• Exercise aim: Go to the line in the entries below that holds "17-12/(-156) = 222/13 = 17.08" and repeat exactly from there through the line that holds "(7 / 2) * (93 / 20)+51 / 2 = 1671/40 = 41.78", inclusive.

**** Data for this exercise

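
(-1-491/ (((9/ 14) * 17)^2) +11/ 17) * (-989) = 4414.91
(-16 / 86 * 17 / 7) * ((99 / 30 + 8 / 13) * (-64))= 113.22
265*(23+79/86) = 545105/86 = 6338.43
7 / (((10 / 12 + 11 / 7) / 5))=14.55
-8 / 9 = -0.89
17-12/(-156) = 222/13 = 17.08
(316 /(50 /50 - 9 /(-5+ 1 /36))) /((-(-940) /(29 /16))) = 410089/1891280 = 0.22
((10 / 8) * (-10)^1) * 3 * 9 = -675/2 = -337.50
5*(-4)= -20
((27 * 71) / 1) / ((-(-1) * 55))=1917/55 = 34.85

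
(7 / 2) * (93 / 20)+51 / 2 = 1671/40 = 41.78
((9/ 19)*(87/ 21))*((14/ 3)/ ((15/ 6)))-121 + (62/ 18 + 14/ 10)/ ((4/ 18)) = -9076/95 = -95.54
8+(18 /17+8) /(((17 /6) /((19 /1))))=19868/289 = 68.75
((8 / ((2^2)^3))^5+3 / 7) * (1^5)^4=98311/229376 = 0.43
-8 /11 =-0.73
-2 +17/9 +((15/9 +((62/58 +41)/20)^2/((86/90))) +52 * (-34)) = -573412369/325467 = -1761.81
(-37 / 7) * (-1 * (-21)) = -111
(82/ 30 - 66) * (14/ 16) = -6643/120 = -55.36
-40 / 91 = -0.44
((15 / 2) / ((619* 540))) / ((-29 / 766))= -383/646236 = 0.00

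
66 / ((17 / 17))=66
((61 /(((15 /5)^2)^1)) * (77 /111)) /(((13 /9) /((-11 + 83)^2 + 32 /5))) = 121896544/7215 = 16894.88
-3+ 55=52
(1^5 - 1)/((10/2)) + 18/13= 18/13 = 1.38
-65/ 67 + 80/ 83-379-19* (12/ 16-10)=-4521233/22244 = -203.26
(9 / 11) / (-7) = -9/77 = -0.12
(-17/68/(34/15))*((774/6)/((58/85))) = -9675/464 = -20.85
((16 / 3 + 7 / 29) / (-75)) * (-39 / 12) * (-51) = -21437/1740 = -12.32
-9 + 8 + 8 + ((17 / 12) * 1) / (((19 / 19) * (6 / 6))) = 101/12 = 8.42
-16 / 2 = -8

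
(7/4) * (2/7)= 1/2 = 0.50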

********

• Result for this exercise:
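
17-12/(-156) = 222/13 = 17.08
(316 /(50 /50 - 9 /(-5+ 1 /36))) /((-(-940) /(29 /16))) = 410089/1891280 = 0.22
((10 / 8) * (-10)^1) * 3 * 9 = -675/2 = -337.50
5*(-4)= -20
((27 * 71) / 1) / ((-(-1) * 55))=1917/55 = 34.85

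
(7 / 2) * (93 / 20)+51 / 2 = 1671/40 = 41.78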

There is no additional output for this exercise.